Supplied material Start Marker
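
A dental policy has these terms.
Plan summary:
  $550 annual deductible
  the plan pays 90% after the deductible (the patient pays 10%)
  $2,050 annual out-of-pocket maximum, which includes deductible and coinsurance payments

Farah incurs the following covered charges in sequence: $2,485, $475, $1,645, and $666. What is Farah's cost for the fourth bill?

Bill 1, $2,485: $550 to deductible, leaving $1,935; 10% of $1,935 = $193.50. Cost to patient: $743.50. OOP to date $743.50.
Bill 2, $475: deductible met; 10% of $475 = $47.50. Patient pays $47.50; OOP now $791.
Bill 3, $1,645: 10% coinsurance on $1,645 = $164.50. Patient pays $164.50; OOP now $955.50.
Bill 4, $666: deductible met; 10% of $666 = $66.60. Cost to patient: $66.60. OOP to date $1,022.10.

$66.60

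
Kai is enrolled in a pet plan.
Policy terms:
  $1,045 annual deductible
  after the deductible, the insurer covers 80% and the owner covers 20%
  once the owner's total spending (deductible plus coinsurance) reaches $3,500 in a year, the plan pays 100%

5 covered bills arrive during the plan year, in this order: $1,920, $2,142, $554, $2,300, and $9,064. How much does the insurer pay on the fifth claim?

$7,783.20

#1 ($1,920): $1,045 to deductible, leaving $875; 20% of $875 = $175. Owner owes $1,220 (running OOP $1,220). Plan pays $1,920 − $1,220 = $700.
#2 ($2,142): deductible already satisfied, so owner's share is 20% × $2,142 = $428.40. Owner owes $428.40 (running OOP $1,648.40). Insurer: $2,142 − $428.40 = $1,713.60.
#3 ($554): deductible met; 20% of $554 = $110.80. Owner owes $110.80 (running OOP $1,759.20). Plan pays $554 − $110.80 = $443.20.
#4 ($2,300): 20% coinsurance on $2,300 = $460. Owner owes $460 (running OOP $2,219.20). Insurer: $2,300 − $460 = $1,840.
#5 ($9,064): deductible already satisfied, so owner's share is 20% × $9,064 = $1,812.80. That would push OOP to $4,032, over the $3,500 cap, so owner pays $3,500 − $2,219.20 = $1,280.80. Insurer: $9,064 − $1,280.80 = $7,783.20.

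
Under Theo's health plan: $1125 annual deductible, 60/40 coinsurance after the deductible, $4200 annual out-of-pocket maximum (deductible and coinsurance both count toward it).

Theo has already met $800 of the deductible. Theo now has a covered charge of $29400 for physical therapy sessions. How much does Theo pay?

$3400

$800 of the $1125 deductible is already met, leaving $325.
The remaining $29075 (= $29400 − $325) moves to coinsurance.
Patient's 40% share of $29075 is $11630.
That puts the patient's cost at $325 + $11630 = $11955 before any cap.
That would bring total out-of-pocket to $12755, past the $4200 cap. The patient is capped at $4200 − $800 = $3400 on this claim.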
Supplied material End Marker
Copy each line from the records above that includes the string "terms".

-- Task response --
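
A dental policy has these terms.
Policy terms: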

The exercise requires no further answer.